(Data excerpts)
::::::
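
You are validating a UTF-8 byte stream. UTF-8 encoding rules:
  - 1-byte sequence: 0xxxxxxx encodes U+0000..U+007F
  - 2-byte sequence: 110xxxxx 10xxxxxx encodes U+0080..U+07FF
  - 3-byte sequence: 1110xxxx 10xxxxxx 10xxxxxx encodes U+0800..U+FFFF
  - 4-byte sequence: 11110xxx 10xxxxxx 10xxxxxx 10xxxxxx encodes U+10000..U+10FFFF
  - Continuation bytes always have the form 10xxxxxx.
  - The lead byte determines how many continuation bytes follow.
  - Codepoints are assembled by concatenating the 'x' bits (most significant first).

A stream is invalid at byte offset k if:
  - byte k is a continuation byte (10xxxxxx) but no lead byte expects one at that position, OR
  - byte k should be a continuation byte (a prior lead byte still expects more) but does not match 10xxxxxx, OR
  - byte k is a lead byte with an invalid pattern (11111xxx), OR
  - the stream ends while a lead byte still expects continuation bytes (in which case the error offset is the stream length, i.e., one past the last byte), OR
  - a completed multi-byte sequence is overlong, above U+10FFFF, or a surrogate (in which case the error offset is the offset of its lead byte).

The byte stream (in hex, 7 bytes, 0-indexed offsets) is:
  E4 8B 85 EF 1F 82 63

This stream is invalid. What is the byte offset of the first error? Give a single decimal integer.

Answer: 4

Derivation:
Byte[0]=E4: 3-byte lead, need 2 cont bytes. acc=0x4
Byte[1]=8B: continuation. acc=(acc<<6)|0x0B=0x10B
Byte[2]=85: continuation. acc=(acc<<6)|0x05=0x42C5
Completed: cp=U+42C5 (starts at byte 0)
Byte[3]=EF: 3-byte lead, need 2 cont bytes. acc=0xF
Byte[4]=1F: expected 10xxxxxx continuation. INVALID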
::::::
Will you return exactly the lines above from the one with "- the stream" down to the one with "E4 8B 85 EF 1F 82 63", counting both as part of the range?

• TASK OUTPUT:
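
  - the stream ends while a lead byte still expects continuation bytes (in which case the error offset is the stream length, i.e., one past the last byte), OR
  - a completed multi-byte sequence is overlong, above U+10FFFF, or a surrogate (in which case the error offset is the offset of its lead byte).

The byte stream (in hex, 7 bytes, 0-indexed offsets) is:
  E4 8B 85 EF 1F 82 63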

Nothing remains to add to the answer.